* _Your assignment_:
Please retype the records that appear below, exactly and in full.

* _Stored items_:

※ ※ ※

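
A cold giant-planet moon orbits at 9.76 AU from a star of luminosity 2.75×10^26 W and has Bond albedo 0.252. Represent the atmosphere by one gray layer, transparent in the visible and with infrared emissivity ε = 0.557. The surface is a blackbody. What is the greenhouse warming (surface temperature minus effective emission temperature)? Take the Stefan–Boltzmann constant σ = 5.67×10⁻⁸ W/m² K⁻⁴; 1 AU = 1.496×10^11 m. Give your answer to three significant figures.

6.49 K

Orbital distance: d = 9.76 AU = 1.460×10^12 m.
Spreading L over a sphere of radius d: S = 2.75×10^26/(4π·1.46×10^12²) = 10.27 W/m².
At the top of the atmosphere, σT_e⁴ = S(1−α)/4 = 1.920 W/m², giving T_e = 76.28 K.
Surface balance with a leaky layer gives σT_s⁴ = σT_e⁴·2/(2−ε), so T_s = T_e·[2/(2−0.557)]^(1/4) = 82.76 K.
The atmosphere warms the surface by 6.486 K.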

※ ※ ※

* _Expected output_:
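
A cold giant-planet moon orbits at 9.76 AU from a star of luminosity 2.75×10^26 W and has Bond albedo 0.252. Represent the atmosphere by one gray layer, transparent in the visible and with infrared emissivity ε = 0.557. The surface is a blackbody. What is the greenhouse warming (surface temperature minus effective emission temperature)? Take the Stefan–Boltzmann constant σ = 5.67×10⁻⁸ W/m² K⁻⁴; 1 AU = 1.496×10^11 m. Give your answer to three significant figures.

6.49 K

Orbital distance: d = 9.76 AU = 1.460×10^12 m.
Spreading L over a sphere of radius d: S = 2.75×10^26/(4π·1.46×10^12²) = 10.27 W/m².
At the top of the atmosphere, σT_e⁴ = S(1−α)/4 = 1.920 W/m², giving T_e = 76.28 K.
Surface balance with a leaky layer gives σT_s⁴ = σT_e⁴·2/(2−ε), so T_s = T_e·[2/(2−0.557)]^(1/4) = 82.76 K.
The atmosphere warms the surface by 6.486 K.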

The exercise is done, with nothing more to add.